* What is expected
Exactly as given, transcribe each entry that follows.
--- Task material ---
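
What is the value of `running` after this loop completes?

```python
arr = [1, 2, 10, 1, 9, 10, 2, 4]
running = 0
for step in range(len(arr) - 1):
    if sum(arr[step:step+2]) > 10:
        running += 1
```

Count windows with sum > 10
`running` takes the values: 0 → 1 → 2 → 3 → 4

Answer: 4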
---
* Your response
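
What is the value of `running` after this loop completes?

```python
arr = [1, 2, 10, 1, 9, 10, 2, 4]
running = 0
for step in range(len(arr) - 1):
    if sum(arr[step:step+2]) > 10:
        running += 1
```

Count windows with sum > 10
`running` takes the values: 0 → 1 → 2 → 3 → 4

Answer: 4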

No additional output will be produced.